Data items
↓

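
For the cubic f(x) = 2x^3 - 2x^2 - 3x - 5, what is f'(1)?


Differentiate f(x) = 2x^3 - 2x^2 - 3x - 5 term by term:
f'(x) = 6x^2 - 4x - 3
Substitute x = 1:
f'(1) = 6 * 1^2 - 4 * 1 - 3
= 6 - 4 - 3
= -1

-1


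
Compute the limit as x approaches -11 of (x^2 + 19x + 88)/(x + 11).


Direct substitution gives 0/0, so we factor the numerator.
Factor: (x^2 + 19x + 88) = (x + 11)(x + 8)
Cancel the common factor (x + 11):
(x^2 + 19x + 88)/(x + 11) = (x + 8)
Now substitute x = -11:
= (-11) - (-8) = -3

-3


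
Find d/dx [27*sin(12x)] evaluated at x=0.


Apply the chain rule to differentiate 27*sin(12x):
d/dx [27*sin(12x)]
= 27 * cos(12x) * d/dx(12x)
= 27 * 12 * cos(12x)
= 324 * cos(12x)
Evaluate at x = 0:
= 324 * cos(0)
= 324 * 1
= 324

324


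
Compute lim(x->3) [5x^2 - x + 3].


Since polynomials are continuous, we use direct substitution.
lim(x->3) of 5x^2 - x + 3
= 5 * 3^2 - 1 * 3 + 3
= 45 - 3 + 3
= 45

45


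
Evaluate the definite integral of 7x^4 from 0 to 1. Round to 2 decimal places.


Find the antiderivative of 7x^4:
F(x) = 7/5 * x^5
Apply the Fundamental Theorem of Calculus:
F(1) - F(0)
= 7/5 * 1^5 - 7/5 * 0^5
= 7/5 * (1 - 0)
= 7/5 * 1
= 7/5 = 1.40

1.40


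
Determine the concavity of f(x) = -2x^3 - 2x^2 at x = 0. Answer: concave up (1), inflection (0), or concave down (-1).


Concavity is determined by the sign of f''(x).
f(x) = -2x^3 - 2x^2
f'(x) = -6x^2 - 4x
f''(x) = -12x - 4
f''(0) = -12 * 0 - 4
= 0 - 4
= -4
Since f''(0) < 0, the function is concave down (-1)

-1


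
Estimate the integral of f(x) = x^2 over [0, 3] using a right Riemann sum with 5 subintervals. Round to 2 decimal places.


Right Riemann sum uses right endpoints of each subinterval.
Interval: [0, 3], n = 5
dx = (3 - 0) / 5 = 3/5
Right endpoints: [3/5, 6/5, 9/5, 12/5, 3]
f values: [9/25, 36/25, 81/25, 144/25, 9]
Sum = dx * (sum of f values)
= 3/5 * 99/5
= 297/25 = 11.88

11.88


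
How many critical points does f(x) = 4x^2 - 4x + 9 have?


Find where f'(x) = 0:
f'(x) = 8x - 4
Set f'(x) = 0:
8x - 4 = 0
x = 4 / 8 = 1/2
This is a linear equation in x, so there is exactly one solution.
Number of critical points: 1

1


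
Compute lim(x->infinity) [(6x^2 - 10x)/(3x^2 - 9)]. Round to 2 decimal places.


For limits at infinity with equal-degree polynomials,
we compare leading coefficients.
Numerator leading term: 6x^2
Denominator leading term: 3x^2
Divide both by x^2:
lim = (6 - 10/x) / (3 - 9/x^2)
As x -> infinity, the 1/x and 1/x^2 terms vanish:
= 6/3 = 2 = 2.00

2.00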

↑
↓

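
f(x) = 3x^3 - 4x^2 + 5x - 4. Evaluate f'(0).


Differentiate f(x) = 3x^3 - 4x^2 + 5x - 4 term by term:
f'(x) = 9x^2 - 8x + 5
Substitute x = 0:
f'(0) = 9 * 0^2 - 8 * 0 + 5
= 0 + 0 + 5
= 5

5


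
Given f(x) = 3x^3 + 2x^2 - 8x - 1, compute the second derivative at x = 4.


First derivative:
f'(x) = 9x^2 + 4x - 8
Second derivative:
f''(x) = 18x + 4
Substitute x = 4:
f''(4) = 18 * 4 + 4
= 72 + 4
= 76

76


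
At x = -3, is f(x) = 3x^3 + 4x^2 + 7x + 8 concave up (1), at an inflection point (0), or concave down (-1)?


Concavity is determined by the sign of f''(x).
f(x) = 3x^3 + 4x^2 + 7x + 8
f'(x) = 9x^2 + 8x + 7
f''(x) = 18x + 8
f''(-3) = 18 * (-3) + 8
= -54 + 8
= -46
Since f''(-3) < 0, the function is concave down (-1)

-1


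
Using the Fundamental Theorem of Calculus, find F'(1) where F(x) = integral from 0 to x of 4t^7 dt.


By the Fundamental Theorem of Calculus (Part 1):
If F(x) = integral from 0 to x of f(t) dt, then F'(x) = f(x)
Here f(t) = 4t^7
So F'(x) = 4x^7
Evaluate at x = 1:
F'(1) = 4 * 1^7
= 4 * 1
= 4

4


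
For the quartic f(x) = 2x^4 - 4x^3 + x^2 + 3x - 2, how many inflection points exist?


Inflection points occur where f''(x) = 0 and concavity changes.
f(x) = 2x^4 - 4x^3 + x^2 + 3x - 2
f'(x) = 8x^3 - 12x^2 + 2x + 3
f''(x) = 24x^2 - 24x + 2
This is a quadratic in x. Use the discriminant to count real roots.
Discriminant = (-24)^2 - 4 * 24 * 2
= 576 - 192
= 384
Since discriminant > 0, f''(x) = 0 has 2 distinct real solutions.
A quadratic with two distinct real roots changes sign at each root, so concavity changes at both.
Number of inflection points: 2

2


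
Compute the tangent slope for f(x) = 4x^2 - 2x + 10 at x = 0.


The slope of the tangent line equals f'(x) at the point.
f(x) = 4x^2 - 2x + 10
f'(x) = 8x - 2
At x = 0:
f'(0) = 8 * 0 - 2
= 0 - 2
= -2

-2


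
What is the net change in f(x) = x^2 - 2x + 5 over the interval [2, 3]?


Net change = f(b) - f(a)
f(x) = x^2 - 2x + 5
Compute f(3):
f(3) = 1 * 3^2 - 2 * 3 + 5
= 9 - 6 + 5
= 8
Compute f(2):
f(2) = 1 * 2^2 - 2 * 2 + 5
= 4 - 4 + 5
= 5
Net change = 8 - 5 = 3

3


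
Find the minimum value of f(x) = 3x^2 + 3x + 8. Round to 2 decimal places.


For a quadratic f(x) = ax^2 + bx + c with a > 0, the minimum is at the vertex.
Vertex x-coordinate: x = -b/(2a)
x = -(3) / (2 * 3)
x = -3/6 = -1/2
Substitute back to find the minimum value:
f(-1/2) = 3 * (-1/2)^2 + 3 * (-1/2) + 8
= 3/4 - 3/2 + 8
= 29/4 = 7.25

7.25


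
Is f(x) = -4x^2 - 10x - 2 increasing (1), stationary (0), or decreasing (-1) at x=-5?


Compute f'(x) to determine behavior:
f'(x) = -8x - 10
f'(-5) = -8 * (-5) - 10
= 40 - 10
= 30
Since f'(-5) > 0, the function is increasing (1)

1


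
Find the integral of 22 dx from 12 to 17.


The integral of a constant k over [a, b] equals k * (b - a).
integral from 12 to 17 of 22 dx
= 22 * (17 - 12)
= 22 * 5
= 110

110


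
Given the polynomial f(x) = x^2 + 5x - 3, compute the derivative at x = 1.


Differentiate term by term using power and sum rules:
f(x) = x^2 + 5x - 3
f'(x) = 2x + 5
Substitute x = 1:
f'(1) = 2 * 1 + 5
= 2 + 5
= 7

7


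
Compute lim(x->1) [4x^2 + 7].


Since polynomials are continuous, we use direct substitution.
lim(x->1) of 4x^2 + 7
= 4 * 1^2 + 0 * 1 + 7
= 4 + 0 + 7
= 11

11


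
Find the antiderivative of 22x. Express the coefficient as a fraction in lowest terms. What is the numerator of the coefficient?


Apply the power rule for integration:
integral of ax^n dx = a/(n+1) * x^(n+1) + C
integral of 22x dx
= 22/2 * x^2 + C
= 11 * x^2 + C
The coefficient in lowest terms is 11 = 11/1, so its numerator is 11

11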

↑
↓

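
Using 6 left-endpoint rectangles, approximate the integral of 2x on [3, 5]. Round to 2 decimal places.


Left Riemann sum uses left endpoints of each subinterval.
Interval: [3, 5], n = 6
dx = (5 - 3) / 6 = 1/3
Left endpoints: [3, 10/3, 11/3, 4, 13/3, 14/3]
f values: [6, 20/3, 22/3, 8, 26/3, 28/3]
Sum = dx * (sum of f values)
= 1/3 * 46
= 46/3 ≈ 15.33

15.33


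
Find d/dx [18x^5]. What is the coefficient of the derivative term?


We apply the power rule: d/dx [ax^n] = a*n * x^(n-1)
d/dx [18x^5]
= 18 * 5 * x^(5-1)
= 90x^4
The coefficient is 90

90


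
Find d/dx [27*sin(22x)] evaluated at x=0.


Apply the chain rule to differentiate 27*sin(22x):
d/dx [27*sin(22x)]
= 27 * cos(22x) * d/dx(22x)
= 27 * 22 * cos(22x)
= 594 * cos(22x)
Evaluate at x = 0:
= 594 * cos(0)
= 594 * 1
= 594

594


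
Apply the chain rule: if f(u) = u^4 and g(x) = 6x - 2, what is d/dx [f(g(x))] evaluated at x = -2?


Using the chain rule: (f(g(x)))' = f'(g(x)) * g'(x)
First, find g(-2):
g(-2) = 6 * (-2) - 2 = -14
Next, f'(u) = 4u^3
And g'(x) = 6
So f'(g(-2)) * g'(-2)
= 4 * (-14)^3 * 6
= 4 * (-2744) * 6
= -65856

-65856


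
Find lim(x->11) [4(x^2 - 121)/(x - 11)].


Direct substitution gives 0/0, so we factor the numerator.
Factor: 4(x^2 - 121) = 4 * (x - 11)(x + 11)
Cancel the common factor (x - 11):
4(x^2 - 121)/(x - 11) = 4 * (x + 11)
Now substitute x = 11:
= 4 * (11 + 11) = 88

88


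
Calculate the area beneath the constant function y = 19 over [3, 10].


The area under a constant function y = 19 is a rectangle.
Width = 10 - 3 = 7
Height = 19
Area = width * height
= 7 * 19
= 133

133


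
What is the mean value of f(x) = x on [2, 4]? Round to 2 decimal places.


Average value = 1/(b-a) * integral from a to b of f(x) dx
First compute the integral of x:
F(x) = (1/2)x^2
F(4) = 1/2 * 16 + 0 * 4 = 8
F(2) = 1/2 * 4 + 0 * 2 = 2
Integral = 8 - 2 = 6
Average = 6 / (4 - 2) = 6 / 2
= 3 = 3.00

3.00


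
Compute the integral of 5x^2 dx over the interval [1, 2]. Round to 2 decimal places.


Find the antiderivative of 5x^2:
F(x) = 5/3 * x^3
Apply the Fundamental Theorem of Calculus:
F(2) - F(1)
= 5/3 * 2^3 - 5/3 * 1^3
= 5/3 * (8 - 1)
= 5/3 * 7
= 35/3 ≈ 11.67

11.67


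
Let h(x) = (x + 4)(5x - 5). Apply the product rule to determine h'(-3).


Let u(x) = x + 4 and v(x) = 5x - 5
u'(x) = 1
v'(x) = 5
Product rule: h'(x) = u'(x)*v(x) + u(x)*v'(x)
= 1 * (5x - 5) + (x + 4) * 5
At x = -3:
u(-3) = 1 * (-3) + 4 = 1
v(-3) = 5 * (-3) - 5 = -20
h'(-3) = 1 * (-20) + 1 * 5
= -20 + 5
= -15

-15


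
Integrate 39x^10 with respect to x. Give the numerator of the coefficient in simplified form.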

↑

AIM OF THE EXERCISE:
Would you copy out exactly the lines above that start at the one containing "What is the mean" and end at the one containing "Integrate 39x^10 with", inclusive?

ANSWER TO THE EXERCISE:
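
What is the mean value of f(x) = x on [2, 4]? Round to 2 decimal places.


Average value = 1/(b-a) * integral from a to b of f(x) dx
First compute the integral of x:
F(x) = (1/2)x^2
F(4) = 1/2 * 16 + 0 * 4 = 8
F(2) = 1/2 * 4 + 0 * 2 = 2
Integral = 8 - 2 = 6
Average = 6 / (4 - 2) = 6 / 2
= 3 = 3.00

3.00


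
Compute the integral of 5x^2 dx over the interval [1, 2]. Round to 2 decimal places.


Find the antiderivative of 5x^2:
F(x) = 5/3 * x^3
Apply the Fundamental Theorem of Calculus:
F(2) - F(1)
= 5/3 * 2^3 - 5/3 * 1^3
= 5/3 * (8 - 1)
= 5/3 * 7
= 35/3 ≈ 11.67

11.67


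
Let h(x) = (x + 4)(5x - 5). Apply the product rule to determine h'(-3).


Let u(x) = x + 4 and v(x) = 5x - 5
u'(x) = 1
v'(x) = 5
Product rule: h'(x) = u'(x)*v(x) + u(x)*v'(x)
= 1 * (5x - 5) + (x + 4) * 5
At x = -3:
u(-3) = 1 * (-3) + 4 = 1
v(-3) = 5 * (-3) - 5 = -20
h'(-3) = 1 * (-20) + 1 * 5
= -20 + 5
= -15

-15


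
Integrate 39x^10 with respect to x. Give the numerator of the coefficient in simplified form.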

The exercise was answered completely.